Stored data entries
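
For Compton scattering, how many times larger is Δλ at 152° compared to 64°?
152° produces the larger shift by a factor of 3.353

Calculate both shifts using Δλ = λ_C(1 - cos θ):

For θ₁ = 64°:
Δλ₁ = 2.4263 × (1 - cos(64°))
Δλ₁ = 2.4263 × 0.5616
Δλ₁ = 1.3627 pm

For θ₂ = 152°:
Δλ₂ = 2.4263 × (1 - cos(152°))
Δλ₂ = 2.4263 × 1.8829
Δλ₂ = 4.5686 pm

The 152° angle produces the larger shift.
Ratio: 4.5686/1.3627 = 3.353

(Intermediate values are shown rounded; full precision is carried through to the final answer.)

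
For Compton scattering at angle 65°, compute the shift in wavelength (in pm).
1.4009 pm

Using the Compton scattering formula:
Δλ = λ_C(1 - cos θ)

where λ_C = h/(m_e·c) ≈ 2.4263 pm is the Compton wavelength of an electron.

For θ = 65°:
cos(65°) = 0.4226
1 - cos(65°) = 0.5774

Δλ = 2.4263 × 0.5774
Δλ = 1.4009 pm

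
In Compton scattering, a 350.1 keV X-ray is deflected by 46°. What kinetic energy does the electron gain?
60.5693 keV

By energy conservation: K_e = E_initial - E_final

First find the scattered photon energy:
Initial wavelength: λ = hc/E = 3.5414 pm
Compton shift: Δλ = λ_C(1 - cos(46°)) = 0.7409 pm
Final wavelength: λ' = 3.5414 + 0.7409 = 4.2822 pm
Final photon energy: E' = hc/λ' = 289.5307 keV

Electron kinetic energy:
K_e = E - E' = 350.1000 - 289.5307 = 60.5693 keV

(Intermediate values are shown rounded; full precision is carried through to the final answer.)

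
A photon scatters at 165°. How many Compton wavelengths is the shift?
1.9659 λ_C

The Compton shift formula is:
Δλ = λ_C(1 - cos θ)

Dividing both sides by λ_C:
Δλ/λ_C = 1 - cos θ

For θ = 165°:
Δλ/λ_C = 1 - cos(165°)
Δλ/λ_C = 1 - -0.9659
Δλ/λ_C = 1.9659

This means the shift is 1.9659 × λ_C = 4.7699 pm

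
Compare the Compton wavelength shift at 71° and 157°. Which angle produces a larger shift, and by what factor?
157° produces the larger shift by a factor of 2.848

Calculate both shifts using Δλ = λ_C(1 - cos θ):

For θ₁ = 71°:
Δλ₁ = 2.4263 × (1 - cos(71°))
Δλ₁ = 2.4263 × 0.6744
Δλ₁ = 1.6364 pm

For θ₂ = 157°:
Δλ₂ = 2.4263 × (1 - cos(157°))
Δλ₂ = 2.4263 × 1.9205
Δλ₂ = 4.6597 pm

The 157° angle produces the larger shift.
Ratio: 4.6597/1.6364 = 2.848

(Intermediate values are shown rounded; full precision is carried through to the final answer.)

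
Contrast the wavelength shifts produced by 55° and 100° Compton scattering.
100° produces the larger shift by a factor of 2.752

Calculate both shifts using Δλ = λ_C(1 - cos θ):

For θ₁ = 55°:
Δλ₁ = 2.4263 × (1 - cos(55°))
Δλ₁ = 2.4263 × 0.4264
Δλ₁ = 1.0346 pm

For θ₂ = 100°:
Δλ₂ = 2.4263 × (1 - cos(100°))
Δλ₂ = 2.4263 × 1.1736
Δλ₂ = 2.8476 pm

The 100° angle produces the larger shift.
Ratio: 2.8476/1.0346 = 2.752

(Intermediate values are shown rounded; full precision is carried through to the final answer.)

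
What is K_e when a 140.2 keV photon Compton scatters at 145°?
46.6779 keV

By energy conservation: K_e = E_initial - E_final

First find the scattered photon energy:
Initial wavelength: λ = hc/E = 8.8434 pm
Compton shift: Δλ = λ_C(1 - cos(145°)) = 4.4138 pm
Final wavelength: λ' = 8.8434 + 4.4138 = 13.2572 pm
Final photon energy: E' = hc/λ' = 93.5221 keV

Electron kinetic energy:
K_e = E - E' = 140.2000 - 93.5221 = 46.6779 keV

(Intermediate values are shown rounded; full precision is carried through to the final answer.)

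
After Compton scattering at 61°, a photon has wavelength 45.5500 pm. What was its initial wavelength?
44.3000 pm

From λ' = λ + Δλ, we have λ = λ' - Δλ

First calculate the Compton shift:
Δλ = λ_C(1 - cos θ)
Δλ = 2.4263 × (1 - cos(61°))
Δλ = 2.4263 × 0.5152
Δλ = 1.2500 pm

Initial wavelength:
λ = λ' - Δλ
λ = 45.5500 - 1.2500
λ = 44.3000 pm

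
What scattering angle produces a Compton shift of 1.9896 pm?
79.63°

From the Compton formula Δλ = λ_C(1 - cos θ), we can solve for θ:

cos θ = 1 - Δλ/λ_C

Given:
- Δλ = 1.9896 pm
- λ_C = h/(m_e·c) ≈ 2.42631024 pm

cos θ = 1 - 1.9896/2.42631024
cos θ = 1 - 0.820011
cos θ = 0.179989

θ = arccos(0.179989)
θ = 79.63°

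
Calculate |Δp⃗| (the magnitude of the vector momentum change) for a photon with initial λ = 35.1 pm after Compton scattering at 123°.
3.1592e-23 kg·m/s

Photon momentum magnitude is p = h/λ.

Initial momentum:
p₀ = h/λ = 6.6261e-34/3.5100e-11 = 1.8878e-23 kg·m/s

After scattering:
λ' = λ + Δλ = 35.1 + 3.7478 = 38.8478 pm
p' = h/λ' = 6.6261e-34/3.8848e-11 = 1.7056e-23 kg·m/s

Momentum is a vector; the scattered photon's direction makes angle θ = 123° with the incident direction. The magnitude of the vector change Δp⃗ = p⃗₀ − p⃗' is found from the law of cosines:
|Δp⃗|² = p₀² + p'² − 2p₀p'cos θ
|Δp⃗|² = (1.8878e-23)² + (1.7056e-23)² − 2·1.8878e-23·1.7056e-23·cos(123°)
|Δp⃗| = 3.1592e-23 kg·m/s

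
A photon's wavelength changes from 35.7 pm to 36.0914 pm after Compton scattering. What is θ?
33.00°

First find the wavelength shift:
Δλ = λ' - λ = 36.0914 - 35.7 = 0.3914 pm

Using Δλ = λ_C(1 - cos θ), with λ_C = h/(m_e·c) ≈ 2.42631024 pm:
cos θ = 1 - Δλ/λ_C
cos θ = 1 - 0.3914/2.42631024
cos θ = 0.838685

θ = arccos(0.838685)
θ = 33.00°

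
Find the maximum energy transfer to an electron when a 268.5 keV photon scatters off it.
137.5808 keV

Maximum energy transfer occurs at θ = 180° (backscattering).

Initial photon: E₀ = 268.5 keV → λ₀ = 4.6177 pm

Maximum Compton shift (at 180°):
Δλ_max = 2λ_C = 2 × 2.4263 = 4.8526 pm

Final wavelength:
λ' = 4.6177 + 4.8526 = 9.4703 pm

Minimum photon energy (maximum energy to electron):
E'_min = hc/λ' = 130.9192 keV

Maximum electron kinetic energy:
K_max = E₀ - E'_min = 268.5000 - 130.9192 = 137.5808 keV

(Intermediate values are shown rounded; full precision is carried through to the final answer.)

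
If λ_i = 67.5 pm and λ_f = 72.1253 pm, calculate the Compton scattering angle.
155.00°

First find the wavelength shift:
Δλ = λ' - λ = 72.1253 - 67.5 = 4.6253 pm

Using Δλ = λ_C(1 - cos θ), with λ_C = h/(m_e·c) ≈ 2.42631024 pm:
cos θ = 1 - Δλ/λ_C
cos θ = 1 - 4.6253/2.42631024
cos θ = -0.906310

θ = arccos(-0.906310)
θ = 155.00°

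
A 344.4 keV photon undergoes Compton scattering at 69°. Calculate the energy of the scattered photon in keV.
240.4284 keV

First convert energy to wavelength:
λ = hc/E, with hc ≈ 1239.842 keV·pm (i.e. 1239.842 eV·nm)

For E = 344.4 keV = 344400 eV:
λ = 1239.842 keV·pm / 344.4 keV
λ = 3.6000 pm

Calculate the Compton shift:
Δλ = λ_C(1 - cos(69°)) = 2.4263 × 0.6416
Δλ = 1.5568 pm

Final wavelength:
λ' = 3.6000 + 1.5568 = 5.1568 pm

Final energy:
E' = hc/λ' = 1239.842 / 5.1568 = 240.4284 keV

(Intermediate values are shown rounded; full precision is carried through to the final answer.)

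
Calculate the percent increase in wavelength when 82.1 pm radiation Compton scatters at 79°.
2.3914%

Calculate the Compton shift:
Δλ = λ_C(1 - cos(79°))
Δλ = 2.4263 × (1 - cos(79°))
Δλ = 2.4263 × 0.8092
Δλ = 1.9633 pm

Percentage change:
(Δλ/λ₀) × 100 = (1.9633/82.1) × 100
= 2.3914%

(Intermediate values are shown rounded; full precision is carried through to the final answer.)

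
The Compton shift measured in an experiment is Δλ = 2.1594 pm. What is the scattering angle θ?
83.68°

From the Compton formula Δλ = λ_C(1 - cos θ), we can solve for θ:

cos θ = 1 - Δλ/λ_C

Given:
- Δλ = 2.1594 pm
- λ_C = h/(m_e·c) ≈ 2.42631024 pm

cos θ = 1 - 2.1594/2.42631024
cos θ = 1 - 0.889993
cos θ = 0.110007

θ = arccos(0.110007)
θ = 83.68°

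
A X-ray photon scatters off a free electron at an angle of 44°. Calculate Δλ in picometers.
0.6810 pm

Using the Compton scattering formula:
Δλ = λ_C(1 - cos θ)

where λ_C = h/(m_e·c) ≈ 2.4263 pm is the Compton wavelength of an electron.

For θ = 44°:
cos(44°) = 0.7193
1 - cos(44°) = 0.2807

Δλ = 2.4263 × 0.2807
Δλ = 0.6810 pm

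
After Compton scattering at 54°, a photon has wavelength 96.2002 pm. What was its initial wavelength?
95.2000 pm

From λ' = λ + Δλ, we have λ = λ' - Δλ

First calculate the Compton shift:
Δλ = λ_C(1 - cos θ)
Δλ = 2.4263 × (1 - cos(54°))
Δλ = 2.4263 × 0.4122
Δλ = 1.0002 pm

Initial wavelength:
λ = λ' - Δλ
λ = 96.2002 - 1.0002
λ = 95.2000 pm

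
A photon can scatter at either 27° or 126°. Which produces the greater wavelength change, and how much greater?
126° produces the larger shift by a factor of 14.568

Calculate both shifts using Δλ = λ_C(1 - cos θ):

For θ₁ = 27°:
Δλ₁ = 2.4263 × (1 - cos(27°))
Δλ₁ = 2.4263 × 0.1090
Δλ₁ = 0.2645 pm

For θ₂ = 126°:
Δλ₂ = 2.4263 × (1 - cos(126°))
Δλ₂ = 2.4263 × 1.5878
Δλ₂ = 3.8525 pm

The 126° angle produces the larger shift.
Ratio: 3.8525/0.2645 = 14.568

(Intermediate values are shown rounded; full precision is carried through to the final answer.)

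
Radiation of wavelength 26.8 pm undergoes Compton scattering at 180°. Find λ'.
31.6526 pm

Using the Compton formula: λ' = λ + λ_C(1 − cos θ)

For θ = 180°, cos θ = -1 (exact) = -1.0000, so:
1 − cos 180° = 1 − (-1) = 2.0000

Δλ = λ_C × 2.0000 = 2.4263 × 2.0000 = 4.8526 pm

λ' = 26.8 + 4.8526 = 31.6526 pm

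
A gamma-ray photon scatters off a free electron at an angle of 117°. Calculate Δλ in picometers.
3.5278 pm

Using the Compton scattering formula:
Δλ = λ_C(1 - cos θ)

where λ_C = h/(m_e·c) ≈ 2.4263 pm is the Compton wavelength of an electron.

For θ = 117°:
cos(117°) = -0.4540
1 - cos(117°) = 1.4540

Δλ = 2.4263 × 1.4540
Δλ = 3.5278 pm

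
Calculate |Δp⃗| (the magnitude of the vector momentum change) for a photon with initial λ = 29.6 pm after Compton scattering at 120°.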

**Exercise goal**.
Using the records above, copy exactly the lines from the one containing "A X-ray photon" through the last, inclusive, and nothing else.

**Answer area**.
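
A X-ray photon scatters off a free electron at an angle of 44°. Calculate Δλ in picometers.
0.6810 pm

Using the Compton scattering formula:
Δλ = λ_C(1 - cos θ)

where λ_C = h/(m_e·c) ≈ 2.4263 pm is the Compton wavelength of an electron.

For θ = 44°:
cos(44°) = 0.7193
1 - cos(44°) = 0.2807

Δλ = 2.4263 × 0.2807
Δλ = 0.6810 pm

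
After Compton scattering at 54°, a photon has wavelength 96.2002 pm. What was its initial wavelength?
95.2000 pm

From λ' = λ + Δλ, we have λ = λ' - Δλ

First calculate the Compton shift:
Δλ = λ_C(1 - cos θ)
Δλ = 2.4263 × (1 - cos(54°))
Δλ = 2.4263 × 0.4122
Δλ = 1.0002 pm

Initial wavelength:
λ = λ' - Δλ
λ = 96.2002 - 1.0002
λ = 95.2000 pm

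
A photon can scatter at either 27° or 126°. Which produces the greater wavelength change, and how much greater?
126° produces the larger shift by a factor of 14.568

Calculate both shifts using Δλ = λ_C(1 - cos θ):

For θ₁ = 27°:
Δλ₁ = 2.4263 × (1 - cos(27°))
Δλ₁ = 2.4263 × 0.1090
Δλ₁ = 0.2645 pm

For θ₂ = 126°:
Δλ₂ = 2.4263 × (1 - cos(126°))
Δλ₂ = 2.4263 × 1.5878
Δλ₂ = 3.8525 pm

The 126° angle produces the larger shift.
Ratio: 3.8525/0.2645 = 14.568

(Intermediate values are shown rounded; full precision is carried through to the final answer.)

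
Radiation of wavelength 26.8 pm undergoes Compton scattering at 180°. Find λ'.
31.6526 pm

Using the Compton formula: λ' = λ + λ_C(1 − cos θ)

For θ = 180°, cos θ = -1 (exact) = -1.0000, so:
1 − cos 180° = 1 − (-1) = 2.0000

Δλ = λ_C × 2.0000 = 2.4263 × 2.0000 = 4.8526 pm

λ' = 26.8 + 4.8526 = 31.6526 pm

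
A gamma-ray photon scatters off a free electron at an angle of 117°. Calculate Δλ in picometers.
3.5278 pm

Using the Compton scattering formula:
Δλ = λ_C(1 - cos θ)

where λ_C = h/(m_e·c) ≈ 2.4263 pm is the Compton wavelength of an electron.

For θ = 117°:
cos(117°) = -0.4540
1 - cos(117°) = 1.4540

Δλ = 2.4263 × 1.4540
Δλ = 3.5278 pm

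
Calculate |Δp⃗| (the magnitude of the vector momentum change) for a photon with initial λ = 29.6 pm after Compton scattering at 120°.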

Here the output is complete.